Collected data
━━━━━━

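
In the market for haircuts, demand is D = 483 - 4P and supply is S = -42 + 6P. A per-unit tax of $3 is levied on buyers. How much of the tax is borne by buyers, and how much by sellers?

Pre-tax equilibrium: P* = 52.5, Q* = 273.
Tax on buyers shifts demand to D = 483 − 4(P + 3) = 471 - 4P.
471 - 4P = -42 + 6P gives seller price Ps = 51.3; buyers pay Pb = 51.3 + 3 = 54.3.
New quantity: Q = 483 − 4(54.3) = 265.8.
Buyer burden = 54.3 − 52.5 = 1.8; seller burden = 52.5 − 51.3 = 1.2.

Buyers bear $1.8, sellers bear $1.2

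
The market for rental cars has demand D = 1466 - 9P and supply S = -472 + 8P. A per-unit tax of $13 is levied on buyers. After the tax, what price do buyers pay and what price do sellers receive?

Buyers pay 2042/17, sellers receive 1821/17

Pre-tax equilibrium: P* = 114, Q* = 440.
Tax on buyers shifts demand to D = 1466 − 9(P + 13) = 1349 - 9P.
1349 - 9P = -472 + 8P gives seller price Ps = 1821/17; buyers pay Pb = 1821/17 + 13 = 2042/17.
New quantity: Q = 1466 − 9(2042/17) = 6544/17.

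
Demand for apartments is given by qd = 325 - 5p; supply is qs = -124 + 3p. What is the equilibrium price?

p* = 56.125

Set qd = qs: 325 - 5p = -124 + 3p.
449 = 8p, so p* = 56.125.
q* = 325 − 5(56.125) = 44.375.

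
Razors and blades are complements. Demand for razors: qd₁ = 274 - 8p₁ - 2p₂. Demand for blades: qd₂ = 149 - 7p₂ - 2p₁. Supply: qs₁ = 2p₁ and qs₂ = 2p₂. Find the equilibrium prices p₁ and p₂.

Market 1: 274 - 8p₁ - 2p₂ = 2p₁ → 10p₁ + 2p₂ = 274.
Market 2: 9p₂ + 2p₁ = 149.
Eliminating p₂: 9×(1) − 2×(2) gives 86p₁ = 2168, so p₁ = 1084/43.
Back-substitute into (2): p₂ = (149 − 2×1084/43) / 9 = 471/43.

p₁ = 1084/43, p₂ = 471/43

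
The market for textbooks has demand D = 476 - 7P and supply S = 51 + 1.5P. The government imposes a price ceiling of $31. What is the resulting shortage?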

━━━━━━

## What you have to do
Write the entries out once more, exactly as they appear.

## Response
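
In the market for haircuts, demand is D = 483 - 4P and supply is S = -42 + 6P. A per-unit tax of $3 is levied on buyers. How much of the tax is borne by buyers, and how much by sellers?

Pre-tax equilibrium: P* = 52.5, Q* = 273.
Tax on buyers shifts demand to D = 483 − 4(P + 3) = 471 - 4P.
471 - 4P = -42 + 6P gives seller price Ps = 51.3; buyers pay Pb = 51.3 + 3 = 54.3.
New quantity: Q = 483 − 4(54.3) = 265.8.
Buyer burden = 54.3 − 52.5 = 1.8; seller burden = 52.5 − 51.3 = 1.2.

Buyers bear $1.8, sellers bear $1.2

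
The market for rental cars has demand D = 1466 - 9P and supply S = -472 + 8P. A per-unit tax of $13 is levied on buyers. After the tax, what price do buyers pay and what price do sellers receive?

Buyers pay 2042/17, sellers receive 1821/17

Pre-tax equilibrium: P* = 114, Q* = 440.
Tax on buyers shifts demand to D = 1466 − 9(P + 13) = 1349 - 9P.
1349 - 9P = -472 + 8P gives seller price Ps = 1821/17; buyers pay Pb = 1821/17 + 13 = 2042/17.
New quantity: Q = 1466 − 9(2042/17) = 6544/17.

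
Demand for apartments is given by qd = 325 - 5p; supply is qs = -124 + 3p. What is the equilibrium price?

p* = 56.125

Set qd = qs: 325 - 5p = -124 + 3p.
449 = 8p, so p* = 56.125.
q* = 325 − 5(56.125) = 44.375.

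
Razors and blades are complements. Demand for razors: qd₁ = 274 - 8p₁ - 2p₂. Demand for blades: qd₂ = 149 - 7p₂ - 2p₁. Supply: qs₁ = 2p₁ and qs₂ = 2p₂. Find the equilibrium prices p₁ and p₂.

Market 1: 274 - 8p₁ - 2p₂ = 2p₁ → 10p₁ + 2p₂ = 274.
Market 2: 9p₂ + 2p₁ = 149.
Eliminating p₂: 9×(1) − 2×(2) gives 86p₁ = 2168, so p₁ = 1084/43.
Back-substitute into (2): p₂ = (149 − 2×1084/43) / 9 = 471/43.

p₁ = 1084/43, p₂ = 471/43

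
The market for textbooks has demand D = 476 - 7P and supply S = 51 + 1.5P. The government imposes a price ceiling of $31. What is the resulting shortage?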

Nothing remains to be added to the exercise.